_Stored data_
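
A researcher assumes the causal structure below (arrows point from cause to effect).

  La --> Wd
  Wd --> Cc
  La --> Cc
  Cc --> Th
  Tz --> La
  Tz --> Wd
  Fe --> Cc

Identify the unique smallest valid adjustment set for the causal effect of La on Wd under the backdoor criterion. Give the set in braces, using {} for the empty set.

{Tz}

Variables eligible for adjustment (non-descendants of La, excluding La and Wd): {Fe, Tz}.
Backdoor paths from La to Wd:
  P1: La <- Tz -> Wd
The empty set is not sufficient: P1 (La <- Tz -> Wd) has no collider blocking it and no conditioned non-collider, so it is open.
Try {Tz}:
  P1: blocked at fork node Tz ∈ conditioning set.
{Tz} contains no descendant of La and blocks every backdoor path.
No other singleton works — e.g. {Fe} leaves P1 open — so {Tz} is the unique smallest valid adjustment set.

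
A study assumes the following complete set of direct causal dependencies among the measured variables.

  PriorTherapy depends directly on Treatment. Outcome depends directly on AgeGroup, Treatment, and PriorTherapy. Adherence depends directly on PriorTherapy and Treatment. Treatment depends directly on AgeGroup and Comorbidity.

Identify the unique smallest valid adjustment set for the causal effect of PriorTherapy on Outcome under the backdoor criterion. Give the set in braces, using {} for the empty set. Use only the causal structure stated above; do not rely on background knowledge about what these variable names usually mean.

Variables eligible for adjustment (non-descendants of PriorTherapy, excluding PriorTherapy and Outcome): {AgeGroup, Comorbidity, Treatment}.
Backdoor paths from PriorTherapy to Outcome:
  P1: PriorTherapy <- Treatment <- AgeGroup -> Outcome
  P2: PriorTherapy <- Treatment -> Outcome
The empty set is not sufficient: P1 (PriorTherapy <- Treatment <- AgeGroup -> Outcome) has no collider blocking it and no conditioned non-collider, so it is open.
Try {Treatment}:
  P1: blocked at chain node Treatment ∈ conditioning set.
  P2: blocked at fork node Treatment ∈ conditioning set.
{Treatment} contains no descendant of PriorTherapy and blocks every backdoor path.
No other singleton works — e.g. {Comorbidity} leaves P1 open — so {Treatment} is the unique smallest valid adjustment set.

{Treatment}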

_What you should do_
Whatever appears in the lines above should be copied exactly.

_Answer box_
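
A researcher assumes the causal structure below (arrows point from cause to effect).

  La --> Wd
  Wd --> Cc
  La --> Cc
  Cc --> Th
  Tz --> La
  Tz --> Wd
  Fe --> Cc

Identify the unique smallest valid adjustment set for the causal effect of La on Wd under the backdoor criterion. Give the set in braces, using {} for the empty set.

{Tz}

Variables eligible for adjustment (non-descendants of La, excluding La and Wd): {Fe, Tz}.
Backdoor paths from La to Wd:
  P1: La <- Tz -> Wd
The empty set is not sufficient: P1 (La <- Tz -> Wd) has no collider blocking it and no conditioned non-collider, so it is open.
Try {Tz}:
  P1: blocked at fork node Tz ∈ conditioning set.
{Tz} contains no descendant of La and blocks every backdoor path.
No other singleton works — e.g. {Fe} leaves P1 open — so {Tz} is the unique smallest valid adjustment set.

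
A study assumes the following complete set of direct causal dependencies among the measured variables.

  PriorTherapy depends directly on Treatment. Outcome depends directly on AgeGroup, Treatment, and PriorTherapy. Adherence depends directly on PriorTherapy and Treatment. Treatment depends directly on AgeGroup and Comorbidity.

Identify the unique smallest valid adjustment set for the causal effect of PriorTherapy on Outcome under the backdoor criterion. Give the set in braces, using {} for the empty set. Use only the causal structure stated above; do not rely on background knowledge about what these variable names usually mean.

Variables eligible for adjustment (non-descendants of PriorTherapy, excluding PriorTherapy and Outcome): {AgeGroup, Comorbidity, Treatment}.
Backdoor paths from PriorTherapy to Outcome:
  P1: PriorTherapy <- Treatment <- AgeGroup -> Outcome
  P2: PriorTherapy <- Treatment -> Outcome
The empty set is not sufficient: P1 (PriorTherapy <- Treatment <- AgeGroup -> Outcome) has no collider blocking it and no conditioned non-collider, so it is open.
Try {Treatment}:
  P1: blocked at chain node Treatment ∈ conditioning set.
  P2: blocked at fork node Treatment ∈ conditioning set.
{Treatment} contains no descendant of PriorTherapy and blocks every backdoor path.
No other singleton works — e.g. {Comorbidity} leaves P1 open — so {Treatment} is the unique smallest valid adjustment set.

{Treatment}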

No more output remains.